§ Working data:
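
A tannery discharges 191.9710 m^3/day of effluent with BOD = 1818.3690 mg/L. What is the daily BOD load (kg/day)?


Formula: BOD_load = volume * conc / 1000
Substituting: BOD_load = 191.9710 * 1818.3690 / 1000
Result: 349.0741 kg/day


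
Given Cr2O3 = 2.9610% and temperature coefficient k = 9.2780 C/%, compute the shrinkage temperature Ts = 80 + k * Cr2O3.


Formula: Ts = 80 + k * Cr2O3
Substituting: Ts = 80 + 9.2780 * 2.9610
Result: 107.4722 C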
--
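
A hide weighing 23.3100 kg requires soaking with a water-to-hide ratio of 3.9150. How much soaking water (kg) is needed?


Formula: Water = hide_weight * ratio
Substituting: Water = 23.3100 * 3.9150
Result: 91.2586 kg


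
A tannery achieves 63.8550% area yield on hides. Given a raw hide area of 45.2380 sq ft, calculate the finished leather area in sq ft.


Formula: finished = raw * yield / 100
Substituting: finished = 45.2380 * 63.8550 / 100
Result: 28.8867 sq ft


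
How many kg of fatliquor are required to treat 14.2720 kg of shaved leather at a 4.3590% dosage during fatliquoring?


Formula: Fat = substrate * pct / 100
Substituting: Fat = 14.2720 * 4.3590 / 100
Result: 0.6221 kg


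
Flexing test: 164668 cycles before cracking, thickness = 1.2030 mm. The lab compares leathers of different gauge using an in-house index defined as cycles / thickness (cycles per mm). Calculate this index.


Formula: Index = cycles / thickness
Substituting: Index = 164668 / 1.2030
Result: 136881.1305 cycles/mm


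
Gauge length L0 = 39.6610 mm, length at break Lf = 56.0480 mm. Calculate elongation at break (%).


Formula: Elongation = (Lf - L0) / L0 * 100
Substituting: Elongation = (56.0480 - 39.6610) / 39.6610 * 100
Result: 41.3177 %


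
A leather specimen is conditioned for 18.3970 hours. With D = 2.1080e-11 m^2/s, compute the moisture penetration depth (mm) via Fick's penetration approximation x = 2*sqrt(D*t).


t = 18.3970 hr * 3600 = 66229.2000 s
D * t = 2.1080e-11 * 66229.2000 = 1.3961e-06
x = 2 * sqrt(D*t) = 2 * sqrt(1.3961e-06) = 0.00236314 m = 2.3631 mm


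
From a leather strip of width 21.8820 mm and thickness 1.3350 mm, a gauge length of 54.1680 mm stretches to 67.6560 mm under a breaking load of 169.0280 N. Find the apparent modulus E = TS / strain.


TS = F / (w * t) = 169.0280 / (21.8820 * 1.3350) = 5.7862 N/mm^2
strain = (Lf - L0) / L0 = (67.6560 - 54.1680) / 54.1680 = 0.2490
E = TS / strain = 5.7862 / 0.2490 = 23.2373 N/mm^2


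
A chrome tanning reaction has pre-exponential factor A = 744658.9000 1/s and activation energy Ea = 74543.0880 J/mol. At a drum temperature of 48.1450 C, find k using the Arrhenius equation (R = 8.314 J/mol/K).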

§ Exercise objective: Each line in the listing above from the one containing "A tannery achieves" through the one containing "A chrome tanning" should be repeated exactly, and no other line.

§ Completed exercise:
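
A tannery achieves 63.8550% area yield on hides. Given a raw hide area of 45.2380 sq ft, calculate the finished leather area in sq ft.


Formula: finished = raw * yield / 100
Substituting: finished = 45.2380 * 63.8550 / 100
Result: 28.8867 sq ft


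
How many kg of fatliquor are required to treat 14.2720 kg of shaved leather at a 4.3590% dosage during fatliquoring?


Formula: Fat = substrate * pct / 100
Substituting: Fat = 14.2720 * 4.3590 / 100
Result: 0.6221 kg


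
Flexing test: 164668 cycles before cracking, thickness = 1.2030 mm. The lab compares leathers of different gauge using an in-house index defined as cycles / thickness (cycles per mm). Calculate this index.


Formula: Index = cycles / thickness
Substituting: Index = 164668 / 1.2030
Result: 136881.1305 cycles/mm


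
Gauge length L0 = 39.6610 mm, length at break Lf = 56.0480 mm. Calculate elongation at break (%).


Formula: Elongation = (Lf - L0) / L0 * 100
Substituting: Elongation = (56.0480 - 39.6610) / 39.6610 * 100
Result: 41.3177 %


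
A leather specimen is conditioned for 18.3970 hours. With D = 2.1080e-11 m^2/s, compute the moisture penetration depth (mm) via Fick's penetration approximation x = 2*sqrt(D*t).


t = 18.3970 hr * 3600 = 66229.2000 s
D * t = 2.1080e-11 * 66229.2000 = 1.3961e-06
x = 2 * sqrt(D*t) = 2 * sqrt(1.3961e-06) = 0.00236314 m = 2.3631 mm


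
From a leather strip of width 21.8820 mm and thickness 1.3350 mm, a gauge length of 54.1680 mm stretches to 67.6560 mm under a breaking load of 169.0280 N. Find the apparent modulus E = TS / strain.


TS = F / (w * t) = 169.0280 / (21.8820 * 1.3350) = 5.7862 N/mm^2
strain = (Lf - L0) / L0 = (67.6560 - 54.1680) / 54.1680 = 0.2490
E = TS / strain = 5.7862 / 0.2490 = 23.2373 N/mm^2


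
A chrome tanning reaction has pre-exponential factor A = 744658.9000 1/s and activation energy Ea = 74543.0880 J/mol. At a drum temperature of 48.1450 C, find k using the Arrhenius equation (R = 8.314 J/mol/K).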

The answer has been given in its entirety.